- _Data excerpts_
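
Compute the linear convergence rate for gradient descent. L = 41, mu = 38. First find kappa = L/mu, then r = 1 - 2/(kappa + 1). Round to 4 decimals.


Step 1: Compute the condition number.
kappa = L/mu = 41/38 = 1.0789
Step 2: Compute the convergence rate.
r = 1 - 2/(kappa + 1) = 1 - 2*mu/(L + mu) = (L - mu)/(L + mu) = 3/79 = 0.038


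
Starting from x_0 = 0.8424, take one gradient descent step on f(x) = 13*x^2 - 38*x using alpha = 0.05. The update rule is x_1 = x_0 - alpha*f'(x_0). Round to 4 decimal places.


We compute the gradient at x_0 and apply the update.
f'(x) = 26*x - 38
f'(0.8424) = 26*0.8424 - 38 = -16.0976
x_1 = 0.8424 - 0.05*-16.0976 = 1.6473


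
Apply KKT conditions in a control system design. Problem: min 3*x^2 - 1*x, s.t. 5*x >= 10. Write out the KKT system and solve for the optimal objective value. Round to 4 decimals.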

==

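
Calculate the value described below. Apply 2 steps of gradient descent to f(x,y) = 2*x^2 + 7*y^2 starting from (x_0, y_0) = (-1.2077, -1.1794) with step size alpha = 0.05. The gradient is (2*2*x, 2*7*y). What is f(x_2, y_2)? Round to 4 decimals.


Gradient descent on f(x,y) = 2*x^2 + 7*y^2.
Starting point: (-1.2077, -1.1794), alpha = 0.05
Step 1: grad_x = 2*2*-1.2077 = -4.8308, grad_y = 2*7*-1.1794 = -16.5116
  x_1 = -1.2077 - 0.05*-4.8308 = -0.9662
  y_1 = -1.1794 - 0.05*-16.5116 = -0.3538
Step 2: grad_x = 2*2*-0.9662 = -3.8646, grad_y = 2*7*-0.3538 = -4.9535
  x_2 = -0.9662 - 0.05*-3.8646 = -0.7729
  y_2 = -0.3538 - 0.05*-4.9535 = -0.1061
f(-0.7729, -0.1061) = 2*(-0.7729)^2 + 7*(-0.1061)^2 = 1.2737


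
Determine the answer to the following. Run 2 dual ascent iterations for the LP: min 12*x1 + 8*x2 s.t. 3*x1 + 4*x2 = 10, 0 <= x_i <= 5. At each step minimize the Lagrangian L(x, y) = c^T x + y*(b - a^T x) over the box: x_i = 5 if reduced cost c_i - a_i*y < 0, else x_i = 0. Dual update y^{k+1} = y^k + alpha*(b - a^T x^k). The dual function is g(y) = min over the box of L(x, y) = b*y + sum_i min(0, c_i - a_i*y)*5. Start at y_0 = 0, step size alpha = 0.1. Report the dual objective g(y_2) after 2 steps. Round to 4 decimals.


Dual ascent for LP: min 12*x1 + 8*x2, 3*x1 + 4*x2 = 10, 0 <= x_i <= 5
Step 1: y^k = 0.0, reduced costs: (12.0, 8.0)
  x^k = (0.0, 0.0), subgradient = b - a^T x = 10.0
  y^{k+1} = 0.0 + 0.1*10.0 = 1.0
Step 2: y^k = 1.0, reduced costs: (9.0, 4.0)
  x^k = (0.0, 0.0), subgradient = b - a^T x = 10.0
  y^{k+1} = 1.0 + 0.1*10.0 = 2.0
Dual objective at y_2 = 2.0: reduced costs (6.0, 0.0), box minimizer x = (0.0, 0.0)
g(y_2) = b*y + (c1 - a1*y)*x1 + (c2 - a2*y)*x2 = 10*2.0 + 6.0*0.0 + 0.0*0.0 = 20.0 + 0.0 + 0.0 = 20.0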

---

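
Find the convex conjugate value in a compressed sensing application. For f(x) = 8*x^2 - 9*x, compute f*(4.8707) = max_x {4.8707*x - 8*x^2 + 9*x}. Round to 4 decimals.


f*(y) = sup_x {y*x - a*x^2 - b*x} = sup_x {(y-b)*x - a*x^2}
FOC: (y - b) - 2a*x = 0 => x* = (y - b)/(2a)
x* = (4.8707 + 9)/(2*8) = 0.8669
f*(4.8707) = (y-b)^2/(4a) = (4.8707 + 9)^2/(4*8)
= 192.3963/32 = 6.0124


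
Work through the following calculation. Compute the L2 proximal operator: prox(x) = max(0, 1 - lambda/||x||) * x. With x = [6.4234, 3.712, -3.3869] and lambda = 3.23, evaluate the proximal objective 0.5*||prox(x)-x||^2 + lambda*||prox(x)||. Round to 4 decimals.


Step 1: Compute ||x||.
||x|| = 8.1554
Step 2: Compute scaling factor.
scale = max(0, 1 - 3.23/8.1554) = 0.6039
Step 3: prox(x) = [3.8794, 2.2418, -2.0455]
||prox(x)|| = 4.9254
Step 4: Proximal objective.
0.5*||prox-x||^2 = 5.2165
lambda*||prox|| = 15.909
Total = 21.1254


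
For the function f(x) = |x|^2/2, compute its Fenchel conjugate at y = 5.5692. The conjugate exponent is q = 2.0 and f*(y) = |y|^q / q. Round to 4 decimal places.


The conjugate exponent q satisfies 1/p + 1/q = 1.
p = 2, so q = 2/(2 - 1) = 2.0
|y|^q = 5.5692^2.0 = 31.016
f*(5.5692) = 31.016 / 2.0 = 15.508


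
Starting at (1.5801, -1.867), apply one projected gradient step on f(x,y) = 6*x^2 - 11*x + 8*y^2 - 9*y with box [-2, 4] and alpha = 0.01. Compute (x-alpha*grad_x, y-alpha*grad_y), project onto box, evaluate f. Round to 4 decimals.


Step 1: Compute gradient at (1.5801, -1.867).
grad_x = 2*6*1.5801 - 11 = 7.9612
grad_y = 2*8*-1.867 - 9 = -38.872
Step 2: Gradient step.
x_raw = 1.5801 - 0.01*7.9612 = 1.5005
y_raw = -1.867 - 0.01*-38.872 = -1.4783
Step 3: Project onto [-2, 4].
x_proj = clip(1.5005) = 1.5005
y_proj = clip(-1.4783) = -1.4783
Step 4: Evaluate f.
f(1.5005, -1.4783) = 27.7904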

- _Directions for this task_
All lines above from the line with "Compute the linear" through the line with "Apply KKT conditions", both included, are to be set down exactly, with nothing else.

- _Result_
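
Compute the linear convergence rate for gradient descent. L = 41, mu = 38. First find kappa = L/mu, then r = 1 - 2/(kappa + 1). Round to 4 decimals.


Step 1: Compute the condition number.
kappa = L/mu = 41/38 = 1.0789
Step 2: Compute the convergence rate.
r = 1 - 2/(kappa + 1) = 1 - 2*mu/(L + mu) = (L - mu)/(L + mu) = 3/79 = 0.038


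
Starting from x_0 = 0.8424, take one gradient descent step on f(x) = 13*x^2 - 38*x using alpha = 0.05. The update rule is x_1 = x_0 - alpha*f'(x_0). Round to 4 decimal places.


We compute the gradient at x_0 and apply the update.
f'(x) = 26*x - 38
f'(0.8424) = 26*0.8424 - 38 = -16.0976
x_1 = 0.8424 - 0.05*-16.0976 = 1.6473


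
Apply KKT conditions in a control system design. Problem: min 3*x^2 - 1*x, s.t. 5*x >= 10. Write out the KKT system and solve for the optimal objective value. Round to 4 decimals.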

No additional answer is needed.